**What you need to do**
The entries below must be restated word for word.

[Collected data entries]
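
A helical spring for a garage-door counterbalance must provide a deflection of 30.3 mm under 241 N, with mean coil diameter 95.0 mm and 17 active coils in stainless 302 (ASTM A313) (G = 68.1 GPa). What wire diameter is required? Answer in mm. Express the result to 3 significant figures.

Required rate k = F/δ = 241/30.3 = 7.9538 N/mm
d = (8D³N_a·k / G)^(1/4) = (8·95.0³·17·7.9538 / (68.1×10³))^0.25
  = (13619)^0.25 = 10.8027 mm

10.8 mm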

**Problem solution**
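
A helical spring for a garage-door counterbalance must provide a deflection of 30.3 mm under 241 N, with mean coil diameter 95.0 mm and 17 active coils in stainless 302 (ASTM A313) (G = 68.1 GPa). What wire diameter is required? Answer in mm. Express the result to 3 significant figures.

Required rate k = F/δ = 241/30.3 = 7.9538 N/mm
d = (8D³N_a·k / G)^(1/4) = (8·95.0³·17·7.9538 / (68.1×10³))^0.25
  = (13619)^0.25 = 10.8027 mm

10.8 mm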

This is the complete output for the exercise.